● What you are asked to do
Restate word for word the span that opens with the line containing "Let c = k - 132." and closes with the final line of the data; give only those lines.

═════ Material to process ═════

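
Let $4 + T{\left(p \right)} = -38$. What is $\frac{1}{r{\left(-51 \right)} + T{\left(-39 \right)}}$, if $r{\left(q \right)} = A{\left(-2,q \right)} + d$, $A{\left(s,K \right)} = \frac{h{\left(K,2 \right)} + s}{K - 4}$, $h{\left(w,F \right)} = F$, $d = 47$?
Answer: $\frac{1}{5} \approx 0.2$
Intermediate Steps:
$A{\left(s,K \right)} = \frac{2 + s}{-4 + K}$ ($A{\left(s,K \right)} = \frac{2 + s}{K - 4} = \frac{2 + s}{-4 + K}$)
$r{\left(q \right)} = 47$ ($r{\left(q \right)} = \frac{2 - 2}{-4 + q} + 47 = \frac{1}{-4 + q} 0 + 47 = 0 + 47 = 47$)
$T{\left(p \right)} = -42$ ($T{\left(p \right)} = -4 - 38 = -42$)
$\frac{1}{r{\left(-51 \right)} + T{\left(-39 \right)}} = \frac{1}{47 - 42} = \frac{1}{5}$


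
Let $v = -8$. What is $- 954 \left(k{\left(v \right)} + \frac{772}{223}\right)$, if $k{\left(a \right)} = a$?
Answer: $\frac{965448}{223} \approx 4329.4$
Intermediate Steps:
$- 954 \left(k{\left(v \right)} + \frac{772}{223}\right) = - 954 \left(-8 + \frac{772}{223}\right) = \left(-954\right) \left(- \frac{1012}{223}\right) = \frac{965448}{223}$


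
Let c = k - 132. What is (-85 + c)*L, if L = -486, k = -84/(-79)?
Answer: 8290674/79 ≈ 1.0495e+5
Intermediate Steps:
k = 84/79 (k = -84*(-1/79) = 84/79 ≈ 1.0633)
c = -10344/79 (c = 84/79 - 132 = -10344/79 ≈ -130.94)
(-85 + c)*L = (-85 - 10344/79)*(-486) = -17059/79*(-486) = 8290674/79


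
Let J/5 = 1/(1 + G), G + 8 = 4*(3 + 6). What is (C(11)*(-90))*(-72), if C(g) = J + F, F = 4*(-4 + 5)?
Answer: 784080/29 ≈ 27037.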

═════

● Response area
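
Let c = k - 132. What is (-85 + c)*L, if L = -486, k = -84/(-79)?
Answer: 8290674/79 ≈ 1.0495e+5
Intermediate Steps:
k = 84/79 (k = -84*(-1/79) = 84/79 ≈ 1.0633)
c = -10344/79 (c = 84/79 - 132 = -10344/79 ≈ -130.94)
(-85 + c)*L = (-85 - 10344/79)*(-486) = -17059/79*(-486) = 8290674/79


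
Let J/5 = 1/(1 + G), G + 8 = 4*(3 + 6). What is (C(11)*(-90))*(-72), if C(g) = J + F, F = 4*(-4 + 5)?
Answer: 784080/29 ≈ 27037.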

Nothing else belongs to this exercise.